• Information:
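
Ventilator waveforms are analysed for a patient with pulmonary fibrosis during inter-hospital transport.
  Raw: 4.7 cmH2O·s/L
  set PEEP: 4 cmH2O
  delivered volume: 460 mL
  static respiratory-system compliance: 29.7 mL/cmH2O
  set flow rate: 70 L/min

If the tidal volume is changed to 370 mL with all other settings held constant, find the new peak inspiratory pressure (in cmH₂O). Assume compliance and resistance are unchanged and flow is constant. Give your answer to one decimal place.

Flow: 70 L/min ÷ 60 = 1.1667 L/s.
PIP = Vt/C + R·V̇ + PEEP (constant-flow equation of motion).
Only the elastic term changes: ΔPIP = ΔVt / C = (370 − 460) / 29.7 = -3.03 cmH2O.
Original PIP = 460/29.7 + 4.7×1.1667 + 4 = 24.972 cmH2O; new PIP = 24.972 + (-3.03) = 21.942 cmH2O.

21.9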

• Aim of the task:
Retype only the lines above between the line with "Raw: 4.7 cmH2O·s/L" and the line with "set flow rate: 70 L/min", counting those two lines as well, and keep every character as it is.

• Response below:
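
  Raw: 4.7 cmH2O·s/L
  set PEEP: 4 cmH2O
  delivered volume: 460 mL
  static respiratory-system compliance: 29.7 mL/cmH2O
  set flow rate: 70 L/min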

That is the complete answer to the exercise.